===== SOURCE DATA =====

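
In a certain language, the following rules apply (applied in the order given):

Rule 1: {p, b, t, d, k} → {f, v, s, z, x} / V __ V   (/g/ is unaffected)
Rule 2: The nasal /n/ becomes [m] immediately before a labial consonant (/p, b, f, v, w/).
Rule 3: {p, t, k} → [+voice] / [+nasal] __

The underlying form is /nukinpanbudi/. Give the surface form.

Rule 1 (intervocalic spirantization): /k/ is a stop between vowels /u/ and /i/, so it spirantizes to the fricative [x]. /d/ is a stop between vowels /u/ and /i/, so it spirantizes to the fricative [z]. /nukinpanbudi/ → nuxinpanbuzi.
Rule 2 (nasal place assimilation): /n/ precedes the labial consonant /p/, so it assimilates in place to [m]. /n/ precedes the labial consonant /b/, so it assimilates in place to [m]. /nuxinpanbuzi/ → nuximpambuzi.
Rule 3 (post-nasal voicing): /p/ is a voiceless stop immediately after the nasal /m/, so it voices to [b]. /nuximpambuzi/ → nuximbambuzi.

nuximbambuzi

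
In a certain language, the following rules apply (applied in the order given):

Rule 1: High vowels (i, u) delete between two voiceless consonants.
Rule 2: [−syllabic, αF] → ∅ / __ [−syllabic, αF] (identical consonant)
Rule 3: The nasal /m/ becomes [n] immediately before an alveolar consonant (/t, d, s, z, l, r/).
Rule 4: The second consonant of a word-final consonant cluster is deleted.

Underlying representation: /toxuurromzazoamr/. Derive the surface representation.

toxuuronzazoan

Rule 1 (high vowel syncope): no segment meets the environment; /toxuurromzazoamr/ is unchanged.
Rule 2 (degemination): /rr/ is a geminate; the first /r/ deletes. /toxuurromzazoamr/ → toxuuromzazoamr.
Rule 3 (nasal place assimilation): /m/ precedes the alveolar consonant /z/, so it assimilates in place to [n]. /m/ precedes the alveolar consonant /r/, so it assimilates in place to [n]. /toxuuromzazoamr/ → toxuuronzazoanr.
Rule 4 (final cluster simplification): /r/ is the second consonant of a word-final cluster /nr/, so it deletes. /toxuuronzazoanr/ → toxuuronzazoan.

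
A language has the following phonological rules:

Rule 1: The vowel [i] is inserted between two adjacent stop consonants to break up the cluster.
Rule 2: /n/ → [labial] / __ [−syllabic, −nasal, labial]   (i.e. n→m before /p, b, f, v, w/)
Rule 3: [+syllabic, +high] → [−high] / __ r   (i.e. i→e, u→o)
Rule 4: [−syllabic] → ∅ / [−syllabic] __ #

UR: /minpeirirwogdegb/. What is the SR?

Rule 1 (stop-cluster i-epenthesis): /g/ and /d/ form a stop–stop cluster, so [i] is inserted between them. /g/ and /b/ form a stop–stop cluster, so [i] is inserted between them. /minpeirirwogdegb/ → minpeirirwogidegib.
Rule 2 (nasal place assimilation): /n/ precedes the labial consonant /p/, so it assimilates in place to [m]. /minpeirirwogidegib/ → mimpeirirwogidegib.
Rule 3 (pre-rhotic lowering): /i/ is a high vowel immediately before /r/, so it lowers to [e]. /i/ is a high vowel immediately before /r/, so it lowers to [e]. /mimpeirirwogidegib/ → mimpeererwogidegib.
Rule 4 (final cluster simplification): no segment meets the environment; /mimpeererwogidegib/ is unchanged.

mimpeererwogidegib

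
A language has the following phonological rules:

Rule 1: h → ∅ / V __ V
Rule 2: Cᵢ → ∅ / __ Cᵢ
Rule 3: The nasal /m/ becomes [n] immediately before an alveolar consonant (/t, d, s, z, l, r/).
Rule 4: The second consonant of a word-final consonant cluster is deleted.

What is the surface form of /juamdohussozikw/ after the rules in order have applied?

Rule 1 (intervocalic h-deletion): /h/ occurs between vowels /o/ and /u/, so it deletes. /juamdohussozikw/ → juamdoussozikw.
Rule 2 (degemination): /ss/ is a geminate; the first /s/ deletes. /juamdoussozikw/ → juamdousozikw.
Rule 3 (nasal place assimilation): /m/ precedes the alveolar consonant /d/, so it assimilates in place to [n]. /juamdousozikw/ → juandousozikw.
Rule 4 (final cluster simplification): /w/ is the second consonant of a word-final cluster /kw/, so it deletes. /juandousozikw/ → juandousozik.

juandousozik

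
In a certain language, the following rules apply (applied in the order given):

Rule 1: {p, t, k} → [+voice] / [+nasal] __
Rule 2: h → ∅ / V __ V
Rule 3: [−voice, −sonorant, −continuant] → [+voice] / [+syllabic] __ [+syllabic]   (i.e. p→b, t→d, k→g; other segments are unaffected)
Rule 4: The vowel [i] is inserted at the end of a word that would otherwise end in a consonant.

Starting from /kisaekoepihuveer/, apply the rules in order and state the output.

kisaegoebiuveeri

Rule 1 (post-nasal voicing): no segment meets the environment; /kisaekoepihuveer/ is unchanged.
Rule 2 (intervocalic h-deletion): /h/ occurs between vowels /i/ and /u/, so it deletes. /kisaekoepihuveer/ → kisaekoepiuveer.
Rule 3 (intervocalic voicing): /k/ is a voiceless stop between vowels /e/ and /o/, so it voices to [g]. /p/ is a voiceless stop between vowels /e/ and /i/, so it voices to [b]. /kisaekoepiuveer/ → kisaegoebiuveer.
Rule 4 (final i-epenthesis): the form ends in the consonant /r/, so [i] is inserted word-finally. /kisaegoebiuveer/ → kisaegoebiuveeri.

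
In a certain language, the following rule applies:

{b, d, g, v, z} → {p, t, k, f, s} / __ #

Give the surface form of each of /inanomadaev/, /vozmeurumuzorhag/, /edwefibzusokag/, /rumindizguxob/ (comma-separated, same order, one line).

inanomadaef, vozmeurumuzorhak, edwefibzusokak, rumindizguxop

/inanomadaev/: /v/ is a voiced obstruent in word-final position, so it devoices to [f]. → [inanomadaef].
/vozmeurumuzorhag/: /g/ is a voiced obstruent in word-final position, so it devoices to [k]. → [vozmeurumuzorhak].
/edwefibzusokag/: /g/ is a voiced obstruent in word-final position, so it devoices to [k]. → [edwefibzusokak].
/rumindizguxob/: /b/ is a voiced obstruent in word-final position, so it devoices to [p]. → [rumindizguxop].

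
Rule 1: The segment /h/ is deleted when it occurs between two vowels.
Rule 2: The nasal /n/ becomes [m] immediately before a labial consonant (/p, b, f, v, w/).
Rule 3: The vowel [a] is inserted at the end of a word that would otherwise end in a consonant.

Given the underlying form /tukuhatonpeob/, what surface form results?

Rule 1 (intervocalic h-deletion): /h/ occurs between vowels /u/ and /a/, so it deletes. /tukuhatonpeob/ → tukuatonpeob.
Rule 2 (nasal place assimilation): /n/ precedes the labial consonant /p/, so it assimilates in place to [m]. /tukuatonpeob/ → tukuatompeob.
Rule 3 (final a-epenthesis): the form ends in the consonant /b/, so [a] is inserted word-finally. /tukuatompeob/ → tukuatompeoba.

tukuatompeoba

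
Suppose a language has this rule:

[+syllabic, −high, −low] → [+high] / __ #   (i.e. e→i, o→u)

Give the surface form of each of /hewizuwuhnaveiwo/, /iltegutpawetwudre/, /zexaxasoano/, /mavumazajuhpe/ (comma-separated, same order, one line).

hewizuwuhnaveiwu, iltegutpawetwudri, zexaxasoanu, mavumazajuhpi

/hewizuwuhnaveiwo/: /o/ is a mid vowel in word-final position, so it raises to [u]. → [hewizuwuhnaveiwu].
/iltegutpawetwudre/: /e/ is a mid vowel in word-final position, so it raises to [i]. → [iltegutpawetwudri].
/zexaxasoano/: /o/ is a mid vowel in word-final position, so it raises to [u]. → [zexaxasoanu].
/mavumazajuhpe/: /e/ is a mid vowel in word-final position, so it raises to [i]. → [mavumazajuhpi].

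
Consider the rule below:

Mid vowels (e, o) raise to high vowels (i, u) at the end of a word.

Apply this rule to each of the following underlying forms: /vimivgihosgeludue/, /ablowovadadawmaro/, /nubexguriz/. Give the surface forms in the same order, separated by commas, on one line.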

=====
===== SOURCE DATA =====

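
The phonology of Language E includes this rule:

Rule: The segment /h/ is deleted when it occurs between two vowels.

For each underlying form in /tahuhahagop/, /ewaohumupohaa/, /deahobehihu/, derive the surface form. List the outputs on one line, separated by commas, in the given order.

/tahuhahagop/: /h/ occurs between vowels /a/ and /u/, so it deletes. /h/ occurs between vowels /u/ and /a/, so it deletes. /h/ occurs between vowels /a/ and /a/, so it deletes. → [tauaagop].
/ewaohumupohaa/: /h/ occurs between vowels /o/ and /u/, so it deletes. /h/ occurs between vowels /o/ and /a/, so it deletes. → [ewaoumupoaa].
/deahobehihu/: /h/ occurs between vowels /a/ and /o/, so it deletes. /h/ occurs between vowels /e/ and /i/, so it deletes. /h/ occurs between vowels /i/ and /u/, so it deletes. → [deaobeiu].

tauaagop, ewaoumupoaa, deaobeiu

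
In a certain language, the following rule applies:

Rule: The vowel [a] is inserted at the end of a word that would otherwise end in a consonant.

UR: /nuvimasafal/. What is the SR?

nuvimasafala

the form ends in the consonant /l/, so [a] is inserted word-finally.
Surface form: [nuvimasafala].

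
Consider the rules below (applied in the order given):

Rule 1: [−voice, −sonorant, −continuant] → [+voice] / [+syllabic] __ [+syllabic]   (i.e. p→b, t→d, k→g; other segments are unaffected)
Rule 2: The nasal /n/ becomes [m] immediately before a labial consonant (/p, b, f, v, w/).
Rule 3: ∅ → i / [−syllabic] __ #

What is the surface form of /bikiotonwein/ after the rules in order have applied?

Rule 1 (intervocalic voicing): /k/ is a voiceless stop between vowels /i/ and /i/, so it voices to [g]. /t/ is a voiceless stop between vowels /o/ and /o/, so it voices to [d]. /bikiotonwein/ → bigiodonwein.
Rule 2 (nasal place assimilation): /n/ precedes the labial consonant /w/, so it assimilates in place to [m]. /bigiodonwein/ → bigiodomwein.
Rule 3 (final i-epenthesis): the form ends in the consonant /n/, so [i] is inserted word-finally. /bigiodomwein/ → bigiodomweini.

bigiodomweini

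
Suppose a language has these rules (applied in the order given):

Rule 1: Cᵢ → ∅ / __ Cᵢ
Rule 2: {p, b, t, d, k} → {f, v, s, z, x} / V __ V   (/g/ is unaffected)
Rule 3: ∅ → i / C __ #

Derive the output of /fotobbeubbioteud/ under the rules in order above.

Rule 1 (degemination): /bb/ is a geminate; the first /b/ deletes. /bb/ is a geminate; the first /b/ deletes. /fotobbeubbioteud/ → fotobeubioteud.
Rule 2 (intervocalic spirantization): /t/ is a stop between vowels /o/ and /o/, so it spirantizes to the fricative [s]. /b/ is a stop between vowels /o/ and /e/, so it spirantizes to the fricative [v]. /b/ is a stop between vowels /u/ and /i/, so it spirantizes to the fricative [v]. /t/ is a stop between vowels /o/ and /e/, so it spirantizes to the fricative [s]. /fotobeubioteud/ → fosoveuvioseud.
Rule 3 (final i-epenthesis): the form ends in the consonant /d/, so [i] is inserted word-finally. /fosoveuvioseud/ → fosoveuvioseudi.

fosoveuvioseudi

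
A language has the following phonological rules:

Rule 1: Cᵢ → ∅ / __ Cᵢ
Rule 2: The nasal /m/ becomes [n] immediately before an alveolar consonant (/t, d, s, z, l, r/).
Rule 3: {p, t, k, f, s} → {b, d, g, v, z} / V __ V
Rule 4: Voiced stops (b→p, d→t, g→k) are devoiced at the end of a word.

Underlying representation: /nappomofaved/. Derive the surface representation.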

=====

Once the line with "Rule 3: [−voice, −sonorant, −continuant]" is found in the records above, print exactly that line and every line after it through the line with "Rule 3: The vowel".

* [WRITTEN REPLY]:
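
Rule 3: [−voice, −sonorant, −continuant] → [+voice] / [+syllabic] __ [+syllabic]   (i.e. p→b, t→d, k→g; other segments are unaffected)
Rule 4: The vowel [i] is inserted at the end of a word that would otherwise end in a consonant.

Starting from /kisaekoepihuveer/, apply the rules in order and state the output.

kisaegoebiuveeri

Rule 1 (post-nasal voicing): no segment meets the environment; /kisaekoepihuveer/ is unchanged.
Rule 2 (intervocalic h-deletion): /h/ occurs between vowels /i/ and /u/, so it deletes. /kisaekoepihuveer/ → kisaekoepiuveer.
Rule 3 (intervocalic voicing): /k/ is a voiceless stop between vowels /e/ and /o/, so it voices to [g]. /p/ is a voiceless stop between vowels /e/ and /i/, so it voices to [b]. /kisaekoepiuveer/ → kisaegoebiuveer.
Rule 4 (final i-epenthesis): the form ends in the consonant /r/, so [i] is inserted word-finally. /kisaegoebiuveer/ → kisaegoebiuveeri.

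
In a certain language, the following rule applies:

{b, d, g, v, z} → {p, t, k, f, s} / __ #

Give the surface form of each of /inanomadaev/, /vozmeurumuzorhag/, /edwefibzusokag/, /rumindizguxob/ (comma-separated, same order, one line).

inanomadaef, vozmeurumuzorhak, edwefibzusokak, rumindizguxop

/inanomadaev/: /v/ is a voiced obstruent in word-final position, so it devoices to [f]. → [inanomadaef].
/vozmeurumuzorhag/: /g/ is a voiced obstruent in word-final position, so it devoices to [k]. → [vozmeurumuzorhak].
/edwefibzusokag/: /g/ is a voiced obstruent in word-final position, so it devoices to [k]. → [edwefibzusokak].
/rumindizguxob/: /b/ is a voiced obstruent in word-final position, so it devoices to [p]. → [rumindizguxop].

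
Rule 1: The segment /h/ is deleted when it occurs between two vowels.
Rule 2: The nasal /n/ becomes [m] immediately before a labial consonant (/p, b, f, v, w/).
Rule 3: The vowel [a] is inserted at the end of a word that would otherwise end in a consonant.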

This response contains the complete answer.